Data excerpts >>
· · ·

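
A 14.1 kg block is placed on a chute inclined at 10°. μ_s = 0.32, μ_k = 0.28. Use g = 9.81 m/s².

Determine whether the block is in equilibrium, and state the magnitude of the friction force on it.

N = m g cos θ = 136 N.
Down-slope weight component: m g sin θ = 24 N.
μ_s N = 43.6 N.
24 ≤ 43.6 N, so it stays put; friction = 24 N.

f ≈ 24 N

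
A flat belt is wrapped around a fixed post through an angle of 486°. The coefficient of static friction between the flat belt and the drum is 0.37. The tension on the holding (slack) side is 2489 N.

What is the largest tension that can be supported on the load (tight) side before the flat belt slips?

T_max ≈ 57400 N

At impending slip the capstan equation gives T₂/T₁ = e^{μβ} with β in radians.
β = 486° × π/180 = 8.482 rad.
e^{μβ} = e^{0.37×8.482} = 23.07.
T₂ = T₁ · e^{μβ} = 2489 × 23.07 = 57400 N.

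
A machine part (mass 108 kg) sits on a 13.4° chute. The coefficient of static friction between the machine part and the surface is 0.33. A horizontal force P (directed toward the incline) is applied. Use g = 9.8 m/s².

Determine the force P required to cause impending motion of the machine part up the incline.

At impending motion up the slope, friction acts down-slope at its limit: f = μ_s N.
Perpendicular to the incline: N = m g cos θ + P sin θ.
Along the incline: P cos θ = m g sin θ + μ_s N = m g sin θ + μ_s (m g cos θ + P sin θ).
Solving, P (cos θ − μ_s sin θ) = m g (sin θ + μ_s cos θ), so P = 108×9.8×(sin 13.4° + 0.33 cos 13.4°)/(cos 13.4° − 0.33 sin 13.4°) = 1060×0.5528/0.8963 = 653 N.

P ≈ 653 N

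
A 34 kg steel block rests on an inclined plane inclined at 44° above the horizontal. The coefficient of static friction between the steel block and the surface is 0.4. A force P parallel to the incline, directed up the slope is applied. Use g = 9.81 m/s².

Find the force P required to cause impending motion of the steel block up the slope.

At impending motion up the slope, friction acts down-slope at its limit: f = μ_s N.
P is parallel to the surface, so N = m g cos θ = 240 N.
Along the incline: P = m g sin θ + μ_s N = 232 + 0.4×240 = 328 N.

P ≈ 328 N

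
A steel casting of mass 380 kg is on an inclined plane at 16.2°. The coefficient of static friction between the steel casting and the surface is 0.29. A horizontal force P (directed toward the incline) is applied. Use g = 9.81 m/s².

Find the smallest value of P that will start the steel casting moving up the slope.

P ≈ 2360 N

At impending motion up the slope, friction acts down-slope at its limit: f = μ_s N.
Perpendicular to the incline: N = m g cos θ + P sin θ.
Along the incline: P cos θ = m g sin θ + μ_s N = m g sin θ + μ_s (m g cos θ + P sin θ).
Solving, P (cos θ − μ_s sin θ) = m g (sin θ + μ_s cos θ), so P = 380×9.81×(sin 16.2° + 0.29 cos 16.2°)/(cos 16.2° − 0.29 sin 16.2°) = 3730×0.5575/0.8794 = 2360 N.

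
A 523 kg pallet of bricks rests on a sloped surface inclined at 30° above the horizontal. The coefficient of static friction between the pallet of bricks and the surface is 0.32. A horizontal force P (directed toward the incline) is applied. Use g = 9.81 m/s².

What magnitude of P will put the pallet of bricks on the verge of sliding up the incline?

At impending motion up the slope, friction acts down-slope at its limit: f = μ_s N.
Perpendicular to the incline: N = m g cos θ + P sin θ.
Along the incline: P cos θ = m g sin θ + μ_s N = m g sin θ + μ_s (m g cos θ + P sin θ).
Solving, P (cos θ − μ_s sin θ) = m g (sin θ + μ_s cos θ), so P = 523×9.81×(sin 30° + 0.32 cos 30°)/(cos 30° − 0.32 sin 30°) = 5130×0.7771/0.706 = 5650 N.

P ≈ 5650 N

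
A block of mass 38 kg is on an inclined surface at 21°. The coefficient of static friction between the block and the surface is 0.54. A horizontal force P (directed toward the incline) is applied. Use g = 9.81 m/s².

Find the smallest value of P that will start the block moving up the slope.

P ≈ 434 N

At impending motion up the slope, friction acts down-slope at its limit: f = μ_s N.
Perpendicular to the incline: N = m g cos θ + P sin θ.
Along the incline: P cos θ = m g sin θ + μ_s N = m g sin θ + μ_s (m g cos θ + P sin θ).
Solving, P (cos θ − μ_s sin θ) = m g (sin θ + μ_s cos θ), so P = 38×9.81×(sin 21° + 0.54 cos 21°)/(cos 21° − 0.54 sin 21°) = 373×0.8625/0.7401 = 434 N.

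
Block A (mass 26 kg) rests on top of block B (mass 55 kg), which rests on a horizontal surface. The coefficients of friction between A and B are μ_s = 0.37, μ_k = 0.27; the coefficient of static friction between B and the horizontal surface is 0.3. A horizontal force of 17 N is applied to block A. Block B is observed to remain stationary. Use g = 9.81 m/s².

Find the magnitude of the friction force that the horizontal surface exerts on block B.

Between the blocks, N₁ = m_A g = 255.1 N.
So the A–B interface can sustain at most μ_s N₁ = 94.37 N of static friction.
Since P = 17 N ≤ 94.37 N, A does not slip on B; friction on A equals P = 17 N.
B experiences an equal 17 N forward from A (third law). B is in equilibrium, so the floor supplies f₂ = 17 N of static friction (limit μ_s(m_A+m_B)g = 238.4 N, not exceeded).

f ≈ 17 N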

· · ·

Brief >>
Would you copy out each record precisely as it stands?

Expected output >>
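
A 14.1 kg block is placed on a chute inclined at 10°. μ_s = 0.32, μ_k = 0.28. Use g = 9.81 m/s².

Determine whether the block is in equilibrium, and state the magnitude of the friction force on it.

N = m g cos θ = 136 N.
Down-slope weight component: m g sin θ = 24 N.
μ_s N = 43.6 N.
24 ≤ 43.6 N, so it stays put; friction = 24 N.

f ≈ 24 N

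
A flat belt is wrapped around a fixed post through an angle of 486°. The coefficient of static friction between the flat belt and the drum is 0.37. The tension on the holding (slack) side is 2489 N.

What is the largest tension that can be supported on the load (tight) side before the flat belt slips?

T_max ≈ 57400 N

At impending slip the capstan equation gives T₂/T₁ = e^{μβ} with β in radians.
β = 486° × π/180 = 8.482 rad.
e^{μβ} = e^{0.37×8.482} = 23.07.
T₂ = T₁ · e^{μβ} = 2489 × 23.07 = 57400 N.

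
A machine part (mass 108 kg) sits on a 13.4° chute. The coefficient of static friction between the machine part and the surface is 0.33. A horizontal force P (directed toward the incline) is applied. Use g = 9.8 m/s².

Determine the force P required to cause impending motion of the machine part up the incline.

At impending motion up the slope, friction acts down-slope at its limit: f = μ_s N.
Perpendicular to the incline: N = m g cos θ + P sin θ.
Along the incline: P cos θ = m g sin θ + μ_s N = m g sin θ + μ_s (m g cos θ + P sin θ).
Solving, P (cos θ − μ_s sin θ) = m g (sin θ + μ_s cos θ), so P = 108×9.8×(sin 13.4° + 0.33 cos 13.4°)/(cos 13.4° − 0.33 sin 13.4°) = 1060×0.5528/0.8963 = 653 N.

P ≈ 653 N

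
A 34 kg steel block rests on an inclined plane inclined at 44° above the horizontal. The coefficient of static friction between the steel block and the surface is 0.4. A force P parallel to the incline, directed up the slope is applied. Use g = 9.81 m/s².

Find the force P required to cause impending motion of the steel block up the slope.

At impending motion up the slope, friction acts down-slope at its limit: f = μ_s N.
P is parallel to the surface, so N = m g cos θ = 240 N.
Along the incline: P = m g sin θ + μ_s N = 232 + 0.4×240 = 328 N.

P ≈ 328 N

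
A steel casting of mass 380 kg is on an inclined plane at 16.2°. The coefficient of static friction between the steel casting and the surface is 0.29. A horizontal force P (directed toward the incline) is applied. Use g = 9.81 m/s².

Find the smallest value of P that will start the steel casting moving up the slope.

P ≈ 2360 N

At impending motion up the slope, friction acts down-slope at its limit: f = μ_s N.
Perpendicular to the incline: N = m g cos θ + P sin θ.
Along the incline: P cos θ = m g sin θ + μ_s N = m g sin θ + μ_s (m g cos θ + P sin θ).
Solving, P (cos θ − μ_s sin θ) = m g (sin θ + μ_s cos θ), so P = 380×9.81×(sin 16.2° + 0.29 cos 16.2°)/(cos 16.2° − 0.29 sin 16.2°) = 3730×0.5575/0.8794 = 2360 N.

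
A 523 kg pallet of bricks rests on a sloped surface inclined at 30° above the horizontal. The coefficient of static friction between the pallet of bricks and the surface is 0.32. A horizontal force P (directed toward the incline) is applied. Use g = 9.81 m/s².

What magnitude of P will put the pallet of bricks on the verge of sliding up the incline?

At impending motion up the slope, friction acts down-slope at its limit: f = μ_s N.
Perpendicular to the incline: N = m g cos θ + P sin θ.
Along the incline: P cos θ = m g sin θ + μ_s N = m g sin θ + μ_s (m g cos θ + P sin θ).
Solving, P (cos θ − μ_s sin θ) = m g (sin θ + μ_s cos θ), so P = 523×9.81×(sin 30° + 0.32 cos 30°)/(cos 30° − 0.32 sin 30°) = 5130×0.7771/0.706 = 5650 N.

P ≈ 5650 N

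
A block of mass 38 kg is on an inclined surface at 21°. The coefficient of static friction between the block and the surface is 0.54. A horizontal force P (directed toward the incline) is applied. Use g = 9.81 m/s².

Find the smallest value of P that will start the block moving up the slope.

P ≈ 434 N

At impending motion up the slope, friction acts down-slope at its limit: f = μ_s N.
Perpendicular to the incline: N = m g cos θ + P sin θ.
Along the incline: P cos θ = m g sin θ + μ_s N = m g sin θ + μ_s (m g cos θ + P sin θ).
Solving, P (cos θ − μ_s sin θ) = m g (sin θ + μ_s cos θ), so P = 38×9.81×(sin 21° + 0.54 cos 21°)/(cos 21° − 0.54 sin 21°) = 373×0.8625/0.7401 = 434 N.

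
Block A (mass 26 kg) rests on top of block B (mass 55 kg), which rests on a horizontal surface. The coefficients of friction between A and B are μ_s = 0.37, μ_k = 0.27; the coefficient of static friction between B and the horizontal surface is 0.3. A horizontal force of 17 N is applied to block A. Block B is observed to remain stationary. Use g = 9.81 m/s².

Find the magnitude of the friction force that the horizontal surface exerts on block B.

Between the blocks, N₁ = m_A g = 255.1 N.
So the A–B interface can sustain at most μ_s N₁ = 94.37 N of static friction.
Since P = 17 N ≤ 94.37 N, A does not slip on B; friction on A equals P = 17 N.
B experiences an equal 17 N forward from A (third law). B is in equilibrium, so the floor supplies f₂ = 17 N of static friction (limit μ_s(m_A+m_B)g = 238.4 N, not exceeded).

f ≈ 17 N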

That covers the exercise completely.